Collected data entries
※ ※ ※
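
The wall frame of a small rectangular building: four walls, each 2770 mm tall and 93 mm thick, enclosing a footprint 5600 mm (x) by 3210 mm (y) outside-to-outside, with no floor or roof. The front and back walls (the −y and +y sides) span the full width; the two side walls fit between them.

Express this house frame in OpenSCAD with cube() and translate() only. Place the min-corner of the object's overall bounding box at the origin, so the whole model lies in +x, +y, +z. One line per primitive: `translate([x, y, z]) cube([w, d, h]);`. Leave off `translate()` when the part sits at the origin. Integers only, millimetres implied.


cube([5600, 93, 2770]);
translate([0, 3117, 0]) cube([5600, 93, 2770]);
translate([0, 93, 0]) cube([93, 3024, 2770]);
translate([5507, 93, 0]) cube([93, 3024, 2770]);


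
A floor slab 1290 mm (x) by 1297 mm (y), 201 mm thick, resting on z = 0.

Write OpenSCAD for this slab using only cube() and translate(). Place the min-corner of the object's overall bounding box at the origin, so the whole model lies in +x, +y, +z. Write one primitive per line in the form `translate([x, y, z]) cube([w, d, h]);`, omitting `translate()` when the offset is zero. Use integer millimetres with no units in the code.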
※ ※ ※
• _Exercise_
Exactly as they appear above, return all of the records.

• _Task result_
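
The wall frame of a small rectangular building: four walls, each 2770 mm tall and 93 mm thick, enclosing a footprint 5600 mm (x) by 3210 mm (y) outside-to-outside, with no floor or roof. The front and back walls (the −y and +y sides) span the full width; the two side walls fit between them.

Express this house frame in OpenSCAD with cube() and translate() only. Place the min-corner of the object's overall bounding box at the origin, so the whole model lies in +x, +y, +z. One line per primitive: `translate([x, y, z]) cube([w, d, h]);`. Leave off `translate()` when the part sits at the origin. Integers only, millimetres implied.


cube([5600, 93, 2770]);
translate([0, 3117, 0]) cube([5600, 93, 2770]);
translate([0, 93, 0]) cube([93, 3024, 2770]);
translate([5507, 93, 0]) cube([93, 3024, 2770]);


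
A floor slab 1290 mm (x) by 1297 mm (y), 201 mm thick, resting on z = 0.

Write OpenSCAD for this slab using only cube() and translate(). Place the min-corner of the object's overall bounding box at the origin, so the whole model lies in +x, +y, +z. Write one primitive per line in the form `translate([x, y, z]) cube([w, d, h]);`, omitting `translate()` when the offset is zero. Use integer millimetres with no units in the code.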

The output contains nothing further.